##### Given records #####
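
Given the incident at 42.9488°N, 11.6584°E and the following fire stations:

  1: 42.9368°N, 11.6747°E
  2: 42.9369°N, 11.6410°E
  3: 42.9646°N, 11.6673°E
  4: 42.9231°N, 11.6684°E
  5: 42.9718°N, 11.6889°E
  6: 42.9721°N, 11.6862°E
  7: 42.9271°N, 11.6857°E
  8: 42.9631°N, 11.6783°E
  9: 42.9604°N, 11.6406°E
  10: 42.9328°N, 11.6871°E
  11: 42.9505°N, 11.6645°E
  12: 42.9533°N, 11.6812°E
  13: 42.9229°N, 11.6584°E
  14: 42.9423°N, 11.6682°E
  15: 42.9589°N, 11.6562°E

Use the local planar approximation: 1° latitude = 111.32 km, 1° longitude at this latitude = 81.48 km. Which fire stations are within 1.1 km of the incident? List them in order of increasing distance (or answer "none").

Distances from 42.9488°N, 11.6584°E:
1: 1.8837 km
2: 1.9403 km
3: 1.9025 km
4: 2.9747 km
5: 3.5681 km
6: 3.4436 km
7: 3.2838 km
8: 2.2723 km
9: 1.9419 km
10: 2.9395 km
11: 0.5318 km
12: 1.9241 km
13: 2.8832 km
14: 1.0776 km
15: 1.1385 km
Threshold 1.1 km: 11 (0.5318 km), 14 (1.0776 km) are within range.

11, 14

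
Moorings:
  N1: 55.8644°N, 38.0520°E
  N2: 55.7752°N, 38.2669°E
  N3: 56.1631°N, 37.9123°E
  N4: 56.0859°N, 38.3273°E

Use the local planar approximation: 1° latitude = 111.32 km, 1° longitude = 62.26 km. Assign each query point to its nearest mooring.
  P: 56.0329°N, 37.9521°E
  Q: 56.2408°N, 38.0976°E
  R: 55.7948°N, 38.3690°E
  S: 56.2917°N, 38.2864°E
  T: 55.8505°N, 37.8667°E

P at 56.0329°N, 37.9521°E:
  N1: √((-0.1685·111.32)² + (0.0999·62.26)²) = √(351.840805 + 38.685589) = 19.7617 km
  N2: √((-0.2577·111.32)² + (0.3148·62.26)²) = √(822.953378 + 384.138362) = 34.7432 km
  N3: √((0.1302·111.32)² + (-0.0398·62.26)²) = √(210.072094 + 6.140226) = 14.7042 km
  N4: √((0.0530·111.32)² + (0.3752·62.26)²) = √(34.809528 + 545.687357) = 24.0935 km
  → nearest: N3 (14.7042 km)
Q at 56.2408°N, 38.0976°E:
  N1: √((-0.3764·111.32)² + (-0.0456·62.26)²) = √(1755.681063 + 8.060239) = 41.9969 km
  N2: √((-0.4656·111.32)² + (0.1693·62.26)²) = √(2686.410267 + 111.104628) = 52.8915 km
  N3: √((-0.0777·111.32)² + (-0.1853·62.26)²) = √(74.814957 + 133.097247) = 14.4192 km
  N4: √((-0.1549·111.32)² + (0.2297·62.26)²) = √(297.337189 + 204.522090) = 22.4022 km
  → nearest: N3 (14.4192 km)
R at 55.7948°N, 38.3690°E:
  N1: √((0.0696·111.32)² + (-0.3170·62.26)²) = √(60.029521 + 389.526274) = 21.2027 km
  N2: √((-0.0196·111.32)² + (-0.1021·62.26)²) = √(4.760565 + 40.408220) = 6.7208 km
  N3: √((0.3683·111.32)² + (-0.4567·62.26)²) = √(1680.930793 + 808.500431) = 49.8942 km
  N4: √((0.2911·111.32)² + (-0.0417·62.26)²) = √(1050.100357 + 6.740473) = 32.5091 km
  → nearest: N2 (6.7208 km)
S at 56.2917°N, 38.2864°E:
  N1: √((-0.4273·111.32)² + (-0.2344·62.26)²) = √(2262.622914 + 212.977364) = 49.7554 km
  N2: √((-0.5165·111.32)² + (-0.0195·62.26)²) = √(3305.879710 + 1.473966) = 57.5096 km
  N3: √((-0.1286·111.32)² + (-0.3741·62.26)²) = √(204.940755 + 542.492388) = 27.3392 km
  N4: √((-0.2058·111.32)² + (0.0409·62.26)²) = √(524.852338 + 6.484326) = 23.0507 km
  → nearest: N4 (23.0507 km)
T at 55.8505°N, 37.8667°E:
  N1: √((0.0139·111.32)² + (0.1853·62.26)²) = √(2.394286 + 133.097247) = 11.6401 km
  N2: √((-0.0753·111.32)² + (0.4002·62.26)²) = √(70.264563 + 620.829580) = 26.2887 km
  N3: √((0.3126·111.32)² + (0.0456·62.26)²) = √(1210.944789 + 8.060239) = 34.9143 km
  N4: √((0.2354·111.32)² + (0.4606·62.26)²) = √(686.687770 + 822.367805) = 38.8466 km
  → nearest: N1 (11.6401 km)

P→N3; Q→N3; R→N2; S→N4; T→N1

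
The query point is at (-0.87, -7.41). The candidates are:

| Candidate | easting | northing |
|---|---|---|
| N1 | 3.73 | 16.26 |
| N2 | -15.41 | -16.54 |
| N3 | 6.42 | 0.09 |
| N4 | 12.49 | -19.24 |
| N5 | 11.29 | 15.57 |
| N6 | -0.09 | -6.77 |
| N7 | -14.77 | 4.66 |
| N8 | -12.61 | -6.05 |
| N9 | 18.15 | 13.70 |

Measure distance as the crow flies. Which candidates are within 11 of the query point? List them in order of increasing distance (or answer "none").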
#####
= Assignment =
List every line above that contains the word "query".

= Response =
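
Use the local planar approximation: 1° latitude = 111.32 km, 1° longitude = 62.26 km. Assign each query point to its nearest mooring.
The query point is at (-0.87, -7.41). The candidates are:
Measure distance as the crow flies. Which candidates are within 11 of the query point? List them in order of increasing distance (or answer "none").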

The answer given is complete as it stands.